> Action item
Once you have read the data below, write it all out exactly.
________________
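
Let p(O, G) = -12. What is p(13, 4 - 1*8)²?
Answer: 144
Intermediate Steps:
p(13, 4 - 1*8)² = (-12)² = 144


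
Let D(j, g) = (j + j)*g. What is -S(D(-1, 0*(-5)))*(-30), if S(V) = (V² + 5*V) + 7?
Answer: 210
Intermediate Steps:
D(j, g) = 2*g*j (D(j, g) = (2*j)*g = 2*g*j)
S(V) = 7 + V² + 5*V
-S(D(-1, 0*(-5)))*(-30) = -(7 + (2*(0*(-5))*(-1))² + 5*(2*(0*(-5))*(-1)))*(-30) = -(7 + (2*0*(-1))² + 5*(2*0*(-1)))*(-30) = -(7 + 0² + 5*0)*(-30) = -(7 + 0 + 0)*(-30) = -1*7*(-30) = -7*(-30) = 210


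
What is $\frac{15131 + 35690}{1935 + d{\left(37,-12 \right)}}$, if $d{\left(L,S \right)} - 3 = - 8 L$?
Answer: $\frac{50821}{1642} \approx 30.951$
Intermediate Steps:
$d{\left(L,S \right)} = 3 - 8 L$
$\frac{15131 + 35690}{1935 + d{\left(37,-12 \right)}} = \frac{15131 + 35690}{1935 + \left(3 - 296\right)} = \frac{50821}{1935 + \left(3 - 296\right)} = \frac{50821}{1935 - 293} = \frac{50821}{1642}$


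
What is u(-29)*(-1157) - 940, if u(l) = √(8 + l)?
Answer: -940 - 1157*I*√21 ≈ -940.0 - 5302.0*I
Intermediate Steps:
u(-29)*(-1157) - 940 = √(8 - 29)*(-1157) - 940 = √(-21)*(-1157) - 940 = (I*√21)*(-1157) - 940 = -1157*I*√21 - 940 = -940 - 1157*I*√21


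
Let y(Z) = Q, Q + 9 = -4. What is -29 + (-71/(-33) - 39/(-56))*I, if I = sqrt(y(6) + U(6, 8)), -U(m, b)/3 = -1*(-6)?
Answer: -29 + 5263*I*sqrt(31)/1848 ≈ -29.0 + 15.857*I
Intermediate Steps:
Q = -13 (Q = -9 - 4 = -13)
U(m, b) = -18 (U(m, b) = -(-3)*(-6) = -3*6 = -18)
y(Z) = -13
I = I*sqrt(31) (I = sqrt(-13 - 18) = sqrt(-31) = I*sqrt(31) ≈ 5.5678*I)
-29 + (-71/(-33) - 39/(-56))*I = -29 + (-71/(-33) - 39/(-56))*(I*sqrt(31)) = -29 + (-71*(-1/33) - 39*(-1/56))*(I*sqrt(31)) = -29 + (71/33 + 39/56)*(I*sqrt(31)) = -29 + 5263*(I*sqrt(31))/1848 = -29 + 5263*I*sqrt(31)/1848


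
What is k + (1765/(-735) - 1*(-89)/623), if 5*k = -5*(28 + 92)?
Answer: -17972/147 ≈ -122.26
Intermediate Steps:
k = -120 (k = (-5*(28 + 92))/5 = (-5*120)/5 = (1/5)*(-600) = -120)
k + (1765/(-735) - 1*(-89)/623) = -120 + (1765/(-735) - 1*(-89)/623) = -120 + (1765*(-1/735) + 89*(1/623)) = -120 + (-353/147 + 1/7) = -120 - 332/147 = -17972/147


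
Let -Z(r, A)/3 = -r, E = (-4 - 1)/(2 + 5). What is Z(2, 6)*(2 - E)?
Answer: 114/7 ≈ 16.286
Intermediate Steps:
E = -5/7 ≈ -0.71429
Z(r, A) = 3*r (Z(r, A) = -(-3)*r = 3*r)
Z(2, 6)*(2 - E) = (3*2)*(2 - 1*(-5/7)) = 6*(2 + 5/7) = 6*(19/7) = 114/7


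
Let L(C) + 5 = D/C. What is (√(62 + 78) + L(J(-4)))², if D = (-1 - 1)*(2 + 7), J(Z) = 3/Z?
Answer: 501 + 76*√35 ≈ 950.62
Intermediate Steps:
D = -18 (D = -2*9 = -18)
L(C) = -5 - 18/C
(√(62 + 78) + L(J(-4)))² = (√(62 + 78) + (-5 - 18/(3/(-4))))² = (√140 + (-5 - 18/(3*(-¼))))² = (2*√35 + (-5 - 18/(-¾)))² = (2*√35 + (-5 - 18*(-4/3)))² = (2*√35 + (-5 + 24))² = (2*√35 + 19)² = (19 + 2*√35)²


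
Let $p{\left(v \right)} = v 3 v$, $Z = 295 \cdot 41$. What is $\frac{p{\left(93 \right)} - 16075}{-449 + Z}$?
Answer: $\frac{4936}{5823} \approx 0.84767$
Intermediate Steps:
$Z = 12095$
$p{\left(v \right)} = 3 v^{2}$ ($p{\left(v \right)} = 3 v v = 3 v^{2}$)
$\frac{p{\left(93 \right)} - 16075}{-449 + Z} = \frac{3 \cdot 93^{2} - 16075}{-449 + 12095} = \frac{3 \cdot 8649 - 16075}{11646} = \left(25947 - 16075\right) \frac{1}{11646} = 9872 \cdot \frac{1}{11646} = \frac{4936}{5823}$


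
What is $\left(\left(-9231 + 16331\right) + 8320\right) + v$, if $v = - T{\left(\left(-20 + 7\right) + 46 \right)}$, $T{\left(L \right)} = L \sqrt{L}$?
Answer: $15420 - 33 \sqrt{33} \approx 15230.0$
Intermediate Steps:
$T{\left(L \right)} = L^{\frac{3}{2}}$
$v = - 33 \sqrt{33}$ ($v = - \left(\left(-20 + 7\right) + 46\right)^{\frac{3}{2}} = - \left(-13 + 46\right)^{\frac{3}{2}} = - 33^{\frac{3}{2}} = - 33 \sqrt{33} \approx -189.57$)
$\left(\left(-9231 + 16331\right) + 8320\right) + v = \left(\left(-9231 + 16331\right) + 8320\right) - 33 \sqrt{33} = \left(7100 + 8320\right) - 33 \sqrt{33} = 15420 - 33 \sqrt{33}$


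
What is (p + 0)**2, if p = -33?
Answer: 1089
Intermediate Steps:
(p + 0)**2 = (-33 + 0)**2 = (-33)**2 = 1089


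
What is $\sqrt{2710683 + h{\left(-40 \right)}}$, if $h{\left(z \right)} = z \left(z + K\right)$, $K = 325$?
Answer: $\sqrt{2699283} \approx 1642.9$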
________________
> Solution to this task
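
Let p(O, G) = -12. What is p(13, 4 - 1*8)²?
Answer: 144
Intermediate Steps:
p(13, 4 - 1*8)² = (-12)² = 144


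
Let D(j, g) = (j + j)*g. What is -S(D(-1, 0*(-5)))*(-30), if S(V) = (V² + 5*V) + 7?
Answer: 210
Intermediate Steps:
D(j, g) = 2*g*j (D(j, g) = (2*j)*g = 2*g*j)
S(V) = 7 + V² + 5*V
-S(D(-1, 0*(-5)))*(-30) = -(7 + (2*(0*(-5))*(-1))² + 5*(2*(0*(-5))*(-1)))*(-30) = -(7 + (2*0*(-1))² + 5*(2*0*(-1)))*(-30) = -(7 + 0² + 5*0)*(-30) = -(7 + 0 + 0)*(-30) = -1*7*(-30) = -7*(-30) = 210


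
What is $\frac{15131 + 35690}{1935 + d{\left(37,-12 \right)}}$, if $d{\left(L,S \right)} - 3 = - 8 L$?
Answer: $\frac{50821}{1642} \approx 30.951$
Intermediate Steps:
$d{\left(L,S \right)} = 3 - 8 L$
$\frac{15131 + 35690}{1935 + d{\left(37,-12 \right)}} = \frac{15131 + 35690}{1935 + \left(3 - 296\right)} = \frac{50821}{1935 + \left(3 - 296\right)} = \frac{50821}{1935 - 293} = \frac{50821}{1642}$


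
What is u(-29)*(-1157) - 940, if u(l) = √(8 + l)?
Answer: -940 - 1157*I*√21 ≈ -940.0 - 5302.0*I
Intermediate Steps:
u(-29)*(-1157) - 940 = √(8 - 29)*(-1157) - 940 = √(-21)*(-1157) - 940 = (I*√21)*(-1157) - 940 = -1157*I*√21 - 940 = -940 - 1157*I*√21


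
Let y(Z) = Q, Q + 9 = -4. What is -29 + (-71/(-33) - 39/(-56))*I, if I = sqrt(y(6) + U(6, 8)), -U(m, b)/3 = -1*(-6)?
Answer: -29 + 5263*I*sqrt(31)/1848 ≈ -29.0 + 15.857*I
Intermediate Steps:
Q = -13 (Q = -9 - 4 = -13)
U(m, b) = -18 (U(m, b) = -(-3)*(-6) = -3*6 = -18)
y(Z) = -13
I = I*sqrt(31) (I = sqrt(-13 - 18) = sqrt(-31) = I*sqrt(31) ≈ 5.5678*I)
-29 + (-71/(-33) - 39/(-56))*I = -29 + (-71/(-33) - 39/(-56))*(I*sqrt(31)) = -29 + (-71*(-1/33) - 39*(-1/56))*(I*sqrt(31)) = -29 + (71/33 + 39/56)*(I*sqrt(31)) = -29 + 5263*(I*sqrt(31))/1848 = -29 + 5263*I*sqrt(31)/1848


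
What is k + (1765/(-735) - 1*(-89)/623), if 5*k = -5*(28 + 92)?
Answer: -17972/147 ≈ -122.26
Intermediate Steps:
k = -120 (k = (-5*(28 + 92))/5 = (-5*120)/5 = (1/5)*(-600) = -120)
k + (1765/(-735) - 1*(-89)/623) = -120 + (1765/(-735) - 1*(-89)/623) = -120 + (1765*(-1/735) + 89*(1/623)) = -120 + (-353/147 + 1/7) = -120 - 332/147 = -17972/147


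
Let -Z(r, A)/3 = -r, E = (-4 - 1)/(2 + 5). What is Z(2, 6)*(2 - E)?
Answer: 114/7 ≈ 16.286
Intermediate Steps:
E = -5/7 ≈ -0.71429
Z(r, A) = 3*r (Z(r, A) = -(-3)*r = 3*r)
Z(2, 6)*(2 - E) = (3*2)*(2 - 1*(-5/7)) = 6*(2 + 5/7) = 6*(19/7) = 114/7


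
Let L(C) + 5 = D/C. What is (√(62 + 78) + L(J(-4)))², if D = (-1 - 1)*(2 + 7), J(Z) = 3/Z?
Answer: 501 + 76*√35 ≈ 950.62
Intermediate Steps:
D = -18 (D = -2*9 = -18)
L(C) = -5 - 18/C
(√(62 + 78) + L(J(-4)))² = (√(62 + 78) + (-5 - 18/(3/(-4))))² = (√140 + (-5 - 18/(3*(-¼))))² = (2*√35 + (-5 - 18/(-¾)))² = (2*√35 + (-5 - 18*(-4/3)))² = (2*√35 + (-5 + 24))² = (2*√35 + 19)² = (19 + 2*√35)²


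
Let $p{\left(v \right)} = v 3 v$, $Z = 295 \cdot 41$. What is $\frac{p{\left(93 \right)} - 16075}{-449 + Z}$?
Answer: $\frac{4936}{5823} \approx 0.84767$
Intermediate Steps:
$Z = 12095$
$p{\left(v \right)} = 3 v^{2}$ ($p{\left(v \right)} = 3 v v = 3 v^{2}$)
$\frac{p{\left(93 \right)} - 16075}{-449 + Z} = \frac{3 \cdot 93^{2} - 16075}{-449 + 12095} = \frac{3 \cdot 8649 - 16075}{11646} = \left(25947 - 16075\right) \frac{1}{11646} = 9872 \cdot \frac{1}{11646} = \frac{4936}{5823}$


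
What is $\left(\left(-9231 + 16331\right) + 8320\right) + v$, if $v = - T{\left(\left(-20 + 7\right) + 46 \right)}$, $T{\left(L \right)} = L \sqrt{L}$?
Answer: $15420 - 33 \sqrt{33} \approx 15230.0$
Intermediate Steps:
$T{\left(L \right)} = L^{\frac{3}{2}}$
$v = - 33 \sqrt{33}$ ($v = - \left(\left(-20 + 7\right) + 46\right)^{\frac{3}{2}} = - \left(-13 + 46\right)^{\frac{3}{2}} = - 33^{\frac{3}{2}} = - 33 \sqrt{33} \approx -189.57$)
$\left(\left(-9231 + 16331\right) + 8320\right) + v = \left(\left(-9231 + 16331\right) + 8320\right) - 33 \sqrt{33} = \left(7100 + 8320\right) - 33 \sqrt{33} = 15420 - 33 \sqrt{33}$


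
What is (p + 0)**2, if p = -33?
Answer: 1089
Intermediate Steps:
(p + 0)**2 = (-33 + 0)**2 = (-33)**2 = 1089


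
What is $\sqrt{2710683 + h{\left(-40 \right)}}$, if $h{\left(z \right)} = z \left(z + K\right)$, $K = 325$?
Answer: $\sqrt{2699283} \approx 1642.9$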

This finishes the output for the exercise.